### Problem description:
The line with "lowers R by 1." marks where to begin. Please copy it and each line after it to the end of the records below, exactly.

START Provided entries

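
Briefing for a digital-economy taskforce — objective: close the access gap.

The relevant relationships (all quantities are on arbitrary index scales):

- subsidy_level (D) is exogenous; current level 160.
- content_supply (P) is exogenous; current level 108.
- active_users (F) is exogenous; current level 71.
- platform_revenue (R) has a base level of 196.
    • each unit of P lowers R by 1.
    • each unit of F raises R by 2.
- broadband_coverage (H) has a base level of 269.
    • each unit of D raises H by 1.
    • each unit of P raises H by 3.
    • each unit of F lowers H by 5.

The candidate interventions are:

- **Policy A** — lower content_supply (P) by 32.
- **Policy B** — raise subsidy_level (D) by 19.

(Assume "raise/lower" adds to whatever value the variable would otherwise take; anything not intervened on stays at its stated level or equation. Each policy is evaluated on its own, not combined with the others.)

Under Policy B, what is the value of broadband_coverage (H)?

Policy B (D + 19):
  D = 160 + 19 = 179
  P = 108
  F = 71
  H = 269 + 179 + 3·108 − 5·71 = 417

417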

END Provided entries

### Output of the task:
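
    • each unit of P lowers R by 1.
    • each unit of F raises R by 2.
- broadband_coverage (H) has a base level of 269.
    • each unit of D raises H by 1.
    • each unit of P raises H by 3.
    • each unit of F lowers H by 5.

The candidate interventions are:

- **Policy A** — lower content_supply (P) by 32.
- **Policy B** — raise subsidy_level (D) by 19.

(Assume "raise/lower" adds to whatever value the variable would otherwise take; anything not intervened on stays at its stated level or equation. Each policy is evaluated on its own, not combined with the others.)

Under Policy B, what is the value of broadband_coverage (H)?

Policy B (D + 19):
  D = 160 + 19 = 179
  P = 108
  F = 71
  H = 269 + 179 + 3·108 − 5·71 = 417

417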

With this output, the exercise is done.